● **Instructions for the task**
Set out exactly, and with nothing added, the line containing "3. 8837.3652,N 11105.1901,W" and every line after it through the final line of the data.

● **Dataset extract**

########

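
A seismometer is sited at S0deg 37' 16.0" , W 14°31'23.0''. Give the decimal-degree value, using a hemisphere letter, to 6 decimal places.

0.621111° S, 14.523056° W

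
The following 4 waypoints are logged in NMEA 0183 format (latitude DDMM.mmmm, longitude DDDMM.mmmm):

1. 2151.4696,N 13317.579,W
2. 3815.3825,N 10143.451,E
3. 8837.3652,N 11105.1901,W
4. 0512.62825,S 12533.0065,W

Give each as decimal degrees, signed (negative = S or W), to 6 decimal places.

Point 1:
  Lat: split at 2 digits → 21° and 51.4696′; 21 + 51.4696/60 = 21.8578267
  N ⇒ keep positive
  λ: degrees = first 3 digits = 133, minutes = 17.579; 133 + 17.579/60 = 133.2929833
  W → negative
Point 2:
  φ: degrees = first 2 digits = 38, minutes = 15.3825; 38 + 15.3825/60 = 38.2563750
  N ⇒ keep positive
  Lon: degrees = first 3 digits = 101, minutes = 43.451; 101 + 43.451/60 = 101.7241833
  E ⇒ keep positive
Point 3:
  φ: split at 2 digits → 88° and 37.3652′; 88 + 37.3652/60 = 88.6227533
  N → positive
  Lon: degrees = first 3 digits = 111, minutes = 5.1901; 111 + 5.1901/60 = 111.0865017
  W ⇒ negate
Point 4:
  Latitude: degrees = first 2 digits = 5, minutes = 12.62825; 5 + 12.62825/60 = 5.2104708
  S → negative
  Longitude: degrees = first 3 digits = 125, minutes = 33.0065; 125 + 33.0065/60 = 125.5501083
  W → negative

1. 21.857827, -133.292983
2. 38.256375, 101.724183
3. 88.622753, -111.086502
4. -5.210471, -125.550108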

########

● **Output**
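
3. 8837.3652,N 11105.1901,W
4. 0512.62825,S 12533.0065,W

Give each as decimal degrees, signed (negative = S or W), to 6 decimal places.

Point 1:
  Lat: split at 2 digits → 21° and 51.4696′; 21 + 51.4696/60 = 21.8578267
  N ⇒ keep positive
  λ: degrees = first 3 digits = 133, minutes = 17.579; 133 + 17.579/60 = 133.2929833
  W → negative
Point 2:
  φ: degrees = first 2 digits = 38, minutes = 15.3825; 38 + 15.3825/60 = 38.2563750
  N ⇒ keep positive
  Lon: degrees = first 3 digits = 101, minutes = 43.451; 101 + 43.451/60 = 101.7241833
  E ⇒ keep positive
Point 3:
  φ: split at 2 digits → 88° and 37.3652′; 88 + 37.3652/60 = 88.6227533
  N → positive
  Lon: degrees = first 3 digits = 111, minutes = 5.1901; 111 + 5.1901/60 = 111.0865017
  W ⇒ negate
Point 4:
  Latitude: degrees = first 2 digits = 5, minutes = 12.62825; 5 + 12.62825/60 = 5.2104708
  S → negative
  Longitude: degrees = first 3 digits = 125, minutes = 33.0065; 125 + 33.0065/60 = 125.5501083
  W → negative

1. 21.857827, -133.292983
2. 38.256375, 101.724183
3. 88.622753, -111.086502
4. -5.210471, -125.550108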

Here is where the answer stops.